TASK DESCRIPTION:
The expected answer is the set of lines in the data below between the line holding "Answer: -6083/9 ≈ -675.89" and the line holding "Answer: -1/727 ≈ -0.0013755", inclusive, written out exactly.

[DATA EXTRACT Boundary: Start]

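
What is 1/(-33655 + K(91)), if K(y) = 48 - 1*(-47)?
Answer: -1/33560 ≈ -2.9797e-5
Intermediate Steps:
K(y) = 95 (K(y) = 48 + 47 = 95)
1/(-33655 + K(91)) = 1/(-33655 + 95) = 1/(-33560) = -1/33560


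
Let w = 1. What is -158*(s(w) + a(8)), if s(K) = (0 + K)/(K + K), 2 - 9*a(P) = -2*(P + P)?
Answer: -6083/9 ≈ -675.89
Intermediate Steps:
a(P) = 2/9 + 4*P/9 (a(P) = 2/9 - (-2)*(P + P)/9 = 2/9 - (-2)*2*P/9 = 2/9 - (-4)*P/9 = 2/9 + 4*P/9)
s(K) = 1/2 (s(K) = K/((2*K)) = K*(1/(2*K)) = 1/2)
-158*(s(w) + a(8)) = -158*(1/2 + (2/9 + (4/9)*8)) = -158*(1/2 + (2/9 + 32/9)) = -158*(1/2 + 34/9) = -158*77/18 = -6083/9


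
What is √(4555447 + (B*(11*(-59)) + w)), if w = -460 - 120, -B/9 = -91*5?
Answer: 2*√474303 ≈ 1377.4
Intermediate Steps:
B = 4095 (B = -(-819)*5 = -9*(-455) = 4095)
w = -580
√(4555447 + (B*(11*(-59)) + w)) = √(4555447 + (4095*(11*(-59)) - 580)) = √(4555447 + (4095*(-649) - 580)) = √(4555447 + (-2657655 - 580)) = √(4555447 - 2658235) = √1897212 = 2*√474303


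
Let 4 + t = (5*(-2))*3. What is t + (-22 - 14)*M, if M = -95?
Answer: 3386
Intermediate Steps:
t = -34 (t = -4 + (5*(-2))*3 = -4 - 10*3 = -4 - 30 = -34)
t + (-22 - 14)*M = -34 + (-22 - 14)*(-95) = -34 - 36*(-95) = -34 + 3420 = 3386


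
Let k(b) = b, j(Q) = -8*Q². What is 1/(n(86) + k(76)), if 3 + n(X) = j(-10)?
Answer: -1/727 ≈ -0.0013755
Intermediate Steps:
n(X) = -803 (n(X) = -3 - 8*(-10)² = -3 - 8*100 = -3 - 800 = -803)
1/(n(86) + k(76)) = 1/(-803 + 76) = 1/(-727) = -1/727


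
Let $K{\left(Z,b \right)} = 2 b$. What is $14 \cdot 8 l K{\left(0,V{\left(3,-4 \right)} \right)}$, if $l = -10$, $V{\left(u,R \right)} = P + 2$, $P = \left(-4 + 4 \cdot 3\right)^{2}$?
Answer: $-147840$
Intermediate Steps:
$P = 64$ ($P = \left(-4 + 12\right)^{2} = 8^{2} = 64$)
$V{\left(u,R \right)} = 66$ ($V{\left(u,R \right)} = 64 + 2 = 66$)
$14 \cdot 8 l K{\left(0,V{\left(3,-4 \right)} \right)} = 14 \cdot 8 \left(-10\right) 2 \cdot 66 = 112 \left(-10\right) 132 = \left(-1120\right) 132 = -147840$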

[DATA EXTRACT Boundary: End]
[DATA EXTRACT Boundary: Start]

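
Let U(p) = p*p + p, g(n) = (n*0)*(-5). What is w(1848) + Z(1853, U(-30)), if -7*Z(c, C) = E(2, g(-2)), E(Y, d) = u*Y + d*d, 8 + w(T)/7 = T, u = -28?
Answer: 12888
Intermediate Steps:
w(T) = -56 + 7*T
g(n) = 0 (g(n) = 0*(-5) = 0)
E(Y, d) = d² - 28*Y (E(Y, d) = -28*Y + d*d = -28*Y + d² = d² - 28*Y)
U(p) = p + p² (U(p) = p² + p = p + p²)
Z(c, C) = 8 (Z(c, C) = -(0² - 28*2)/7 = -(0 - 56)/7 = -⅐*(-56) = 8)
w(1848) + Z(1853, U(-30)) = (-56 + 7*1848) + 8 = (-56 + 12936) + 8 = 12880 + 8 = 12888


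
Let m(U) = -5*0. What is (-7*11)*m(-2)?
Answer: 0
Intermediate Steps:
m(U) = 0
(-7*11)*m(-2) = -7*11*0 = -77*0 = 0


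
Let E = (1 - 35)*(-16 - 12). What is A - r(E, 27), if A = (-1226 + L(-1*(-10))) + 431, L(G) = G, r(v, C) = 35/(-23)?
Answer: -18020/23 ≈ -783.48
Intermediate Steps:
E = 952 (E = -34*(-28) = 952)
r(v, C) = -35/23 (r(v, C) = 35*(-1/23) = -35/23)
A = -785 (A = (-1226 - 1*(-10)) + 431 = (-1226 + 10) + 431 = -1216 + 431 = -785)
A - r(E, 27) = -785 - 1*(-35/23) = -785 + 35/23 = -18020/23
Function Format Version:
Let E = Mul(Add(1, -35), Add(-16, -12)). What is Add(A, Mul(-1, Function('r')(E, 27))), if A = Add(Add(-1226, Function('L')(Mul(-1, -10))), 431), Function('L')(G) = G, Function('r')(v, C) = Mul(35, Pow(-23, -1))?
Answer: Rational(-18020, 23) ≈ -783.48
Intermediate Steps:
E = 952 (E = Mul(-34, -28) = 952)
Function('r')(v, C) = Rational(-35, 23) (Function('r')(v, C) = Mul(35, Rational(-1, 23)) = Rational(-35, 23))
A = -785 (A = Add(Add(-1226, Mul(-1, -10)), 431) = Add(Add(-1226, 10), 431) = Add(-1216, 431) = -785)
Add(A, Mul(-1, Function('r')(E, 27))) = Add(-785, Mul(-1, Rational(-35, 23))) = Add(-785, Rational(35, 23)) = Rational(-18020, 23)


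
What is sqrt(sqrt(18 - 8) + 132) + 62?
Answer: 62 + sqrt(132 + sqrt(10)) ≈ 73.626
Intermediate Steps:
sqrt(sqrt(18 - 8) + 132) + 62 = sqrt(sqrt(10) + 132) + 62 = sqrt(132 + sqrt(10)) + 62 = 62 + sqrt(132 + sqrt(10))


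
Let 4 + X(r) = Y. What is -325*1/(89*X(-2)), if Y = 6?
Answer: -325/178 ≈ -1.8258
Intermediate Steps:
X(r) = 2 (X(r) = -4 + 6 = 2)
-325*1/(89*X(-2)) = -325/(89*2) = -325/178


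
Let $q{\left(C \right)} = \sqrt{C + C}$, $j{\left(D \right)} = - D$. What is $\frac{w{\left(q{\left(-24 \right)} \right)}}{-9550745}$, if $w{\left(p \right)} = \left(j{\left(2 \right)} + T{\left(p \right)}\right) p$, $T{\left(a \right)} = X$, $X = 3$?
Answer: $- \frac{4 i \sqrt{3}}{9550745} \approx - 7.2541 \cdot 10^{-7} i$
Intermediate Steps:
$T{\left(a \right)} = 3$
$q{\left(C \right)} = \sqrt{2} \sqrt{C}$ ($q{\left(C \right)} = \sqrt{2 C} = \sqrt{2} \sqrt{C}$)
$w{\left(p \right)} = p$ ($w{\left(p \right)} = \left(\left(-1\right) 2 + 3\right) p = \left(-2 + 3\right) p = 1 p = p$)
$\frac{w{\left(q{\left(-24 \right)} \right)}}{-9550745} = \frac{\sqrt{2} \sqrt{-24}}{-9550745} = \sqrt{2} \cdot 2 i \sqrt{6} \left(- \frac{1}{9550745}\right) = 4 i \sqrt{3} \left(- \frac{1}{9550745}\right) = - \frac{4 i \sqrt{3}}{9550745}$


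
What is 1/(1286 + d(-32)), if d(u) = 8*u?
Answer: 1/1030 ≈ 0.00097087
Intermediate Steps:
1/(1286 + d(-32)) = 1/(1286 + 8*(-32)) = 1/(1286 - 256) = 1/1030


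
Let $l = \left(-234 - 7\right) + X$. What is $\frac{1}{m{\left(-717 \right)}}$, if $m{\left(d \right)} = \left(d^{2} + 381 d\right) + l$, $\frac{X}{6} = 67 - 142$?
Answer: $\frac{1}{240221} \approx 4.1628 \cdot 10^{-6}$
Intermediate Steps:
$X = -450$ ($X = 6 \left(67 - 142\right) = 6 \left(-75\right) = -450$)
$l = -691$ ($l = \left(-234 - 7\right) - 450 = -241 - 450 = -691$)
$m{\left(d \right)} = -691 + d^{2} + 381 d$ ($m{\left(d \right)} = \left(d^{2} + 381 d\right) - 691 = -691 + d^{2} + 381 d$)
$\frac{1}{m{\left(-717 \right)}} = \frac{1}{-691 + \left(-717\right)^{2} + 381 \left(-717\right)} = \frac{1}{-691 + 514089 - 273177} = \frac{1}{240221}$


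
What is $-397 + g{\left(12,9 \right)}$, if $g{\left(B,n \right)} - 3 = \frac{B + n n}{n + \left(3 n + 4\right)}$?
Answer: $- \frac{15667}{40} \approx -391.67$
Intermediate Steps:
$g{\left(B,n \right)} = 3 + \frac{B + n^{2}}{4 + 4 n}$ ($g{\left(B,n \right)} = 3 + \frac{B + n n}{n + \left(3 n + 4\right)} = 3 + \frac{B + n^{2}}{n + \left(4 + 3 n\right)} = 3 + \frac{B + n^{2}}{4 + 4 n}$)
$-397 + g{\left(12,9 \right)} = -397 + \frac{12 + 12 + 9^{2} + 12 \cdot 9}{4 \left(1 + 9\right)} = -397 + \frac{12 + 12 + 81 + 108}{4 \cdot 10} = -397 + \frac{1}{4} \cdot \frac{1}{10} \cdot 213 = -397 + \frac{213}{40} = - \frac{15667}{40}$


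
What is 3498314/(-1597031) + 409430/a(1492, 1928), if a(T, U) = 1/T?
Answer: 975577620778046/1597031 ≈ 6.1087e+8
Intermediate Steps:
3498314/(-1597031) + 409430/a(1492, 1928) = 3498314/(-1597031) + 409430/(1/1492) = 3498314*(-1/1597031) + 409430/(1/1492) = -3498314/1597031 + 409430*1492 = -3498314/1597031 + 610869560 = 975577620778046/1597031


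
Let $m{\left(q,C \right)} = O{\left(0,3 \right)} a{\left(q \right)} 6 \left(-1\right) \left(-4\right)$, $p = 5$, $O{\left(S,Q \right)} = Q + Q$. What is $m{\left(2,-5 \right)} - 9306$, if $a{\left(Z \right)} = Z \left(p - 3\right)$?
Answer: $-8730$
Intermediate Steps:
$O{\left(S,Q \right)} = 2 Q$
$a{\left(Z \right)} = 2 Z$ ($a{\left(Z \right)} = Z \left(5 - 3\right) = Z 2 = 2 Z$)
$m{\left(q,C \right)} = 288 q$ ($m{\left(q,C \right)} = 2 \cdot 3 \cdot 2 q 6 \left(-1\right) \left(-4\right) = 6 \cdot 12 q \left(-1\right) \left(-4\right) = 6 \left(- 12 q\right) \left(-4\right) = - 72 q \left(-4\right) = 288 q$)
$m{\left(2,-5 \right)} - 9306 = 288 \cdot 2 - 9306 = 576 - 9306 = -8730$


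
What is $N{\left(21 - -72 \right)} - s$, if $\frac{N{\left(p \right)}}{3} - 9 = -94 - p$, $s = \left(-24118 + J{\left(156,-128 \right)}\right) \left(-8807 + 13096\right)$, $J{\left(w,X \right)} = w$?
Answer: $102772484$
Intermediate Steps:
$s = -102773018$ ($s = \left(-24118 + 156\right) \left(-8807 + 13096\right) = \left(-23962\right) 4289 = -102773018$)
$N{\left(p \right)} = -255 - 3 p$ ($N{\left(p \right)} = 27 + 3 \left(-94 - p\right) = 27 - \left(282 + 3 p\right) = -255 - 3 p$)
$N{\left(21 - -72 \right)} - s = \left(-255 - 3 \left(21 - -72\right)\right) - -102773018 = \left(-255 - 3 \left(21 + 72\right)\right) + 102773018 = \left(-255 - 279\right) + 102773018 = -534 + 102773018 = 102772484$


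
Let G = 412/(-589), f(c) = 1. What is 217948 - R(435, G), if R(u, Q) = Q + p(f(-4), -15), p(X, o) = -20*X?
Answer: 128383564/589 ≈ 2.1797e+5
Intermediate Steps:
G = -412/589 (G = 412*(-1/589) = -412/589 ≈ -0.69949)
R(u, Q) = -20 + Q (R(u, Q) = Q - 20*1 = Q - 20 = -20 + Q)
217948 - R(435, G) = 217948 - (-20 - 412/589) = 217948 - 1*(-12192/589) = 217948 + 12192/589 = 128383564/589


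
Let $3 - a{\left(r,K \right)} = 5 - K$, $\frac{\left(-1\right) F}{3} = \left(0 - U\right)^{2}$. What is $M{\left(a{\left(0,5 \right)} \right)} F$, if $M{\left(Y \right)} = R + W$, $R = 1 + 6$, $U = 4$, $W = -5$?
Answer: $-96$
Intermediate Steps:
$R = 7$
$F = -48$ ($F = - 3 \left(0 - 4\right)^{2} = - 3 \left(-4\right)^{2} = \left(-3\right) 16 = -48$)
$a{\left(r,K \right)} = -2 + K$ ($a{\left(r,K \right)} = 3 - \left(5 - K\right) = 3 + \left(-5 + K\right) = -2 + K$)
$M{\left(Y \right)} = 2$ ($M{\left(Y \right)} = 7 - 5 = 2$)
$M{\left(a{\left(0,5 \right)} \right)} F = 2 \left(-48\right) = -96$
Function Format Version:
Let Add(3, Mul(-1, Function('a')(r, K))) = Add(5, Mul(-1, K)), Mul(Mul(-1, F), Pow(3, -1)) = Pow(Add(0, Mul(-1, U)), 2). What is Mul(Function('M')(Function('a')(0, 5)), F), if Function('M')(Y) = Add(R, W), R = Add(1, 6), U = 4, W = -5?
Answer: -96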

[DATA EXTRACT Boundary: End]

ANSWER TO THIS EXERCISE:
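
Answer: -6083/9 ≈ -675.89
Intermediate Steps:
a(P) = 2/9 + 4*P/9 (a(P) = 2/9 - (-2)*(P + P)/9 = 2/9 - (-2)*2*P/9 = 2/9 - (-4)*P/9 = 2/9 + 4*P/9)
s(K) = 1/2 (s(K) = K/((2*K)) = K*(1/(2*K)) = 1/2)
-158*(s(w) + a(8)) = -158*(1/2 + (2/9 + (4/9)*8)) = -158*(1/2 + (2/9 + 32/9)) = -158*(1/2 + 34/9) = -158*77/18 = -6083/9


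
What is √(4555447 + (B*(11*(-59)) + w)), if w = -460 - 120, -B/9 = -91*5?
Answer: 2*√474303 ≈ 1377.4
Intermediate Steps:
B = 4095 (B = -(-819)*5 = -9*(-455) = 4095)
w = -580
√(4555447 + (B*(11*(-59)) + w)) = √(4555447 + (4095*(11*(-59)) - 580)) = √(4555447 + (4095*(-649) - 580)) = √(4555447 + (-2657655 - 580)) = √(4555447 - 2658235) = √1897212 = 2*√474303


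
Let 4 + t = (5*(-2))*3. What is t + (-22 - 14)*M, if M = -95?
Answer: 3386
Intermediate Steps:
t = -34 (t = -4 + (5*(-2))*3 = -4 - 10*3 = -4 - 30 = -34)
t + (-22 - 14)*M = -34 + (-22 - 14)*(-95) = -34 - 36*(-95) = -34 + 3420 = 3386


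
Let k(b) = b, j(Q) = -8*Q². What is 1/(n(86) + k(76)), if 3 + n(X) = j(-10)?
Answer: -1/727 ≈ -0.0013755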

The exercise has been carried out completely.